• [Exercise objective]
Locate the line that contains "S → x y y | y Q". Reproduce it and all following lines up to the end of the material, exactly and with nothing added.

*** Opening of Dataset content ***

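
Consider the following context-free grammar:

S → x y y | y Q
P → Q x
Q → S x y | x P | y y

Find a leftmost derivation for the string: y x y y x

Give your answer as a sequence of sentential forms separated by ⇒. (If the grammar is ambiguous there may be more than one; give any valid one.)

S ⇒ y Q ⇒ y x P ⇒ y x Q x ⇒ y x y y x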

*** Close of Dataset content ***

• [Output for this exercise]
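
S → x y y | y Q
P → Q x
Q → S x y | x P | y y

Find a leftmost derivation for the string: y x y y x

Give your answer as a sequence of sentential forms separated by ⇒. (If the grammar is ambiguous there may be more than one; give any valid one.)

S ⇒ y Q ⇒ y x P ⇒ y x Q x ⇒ y x y y x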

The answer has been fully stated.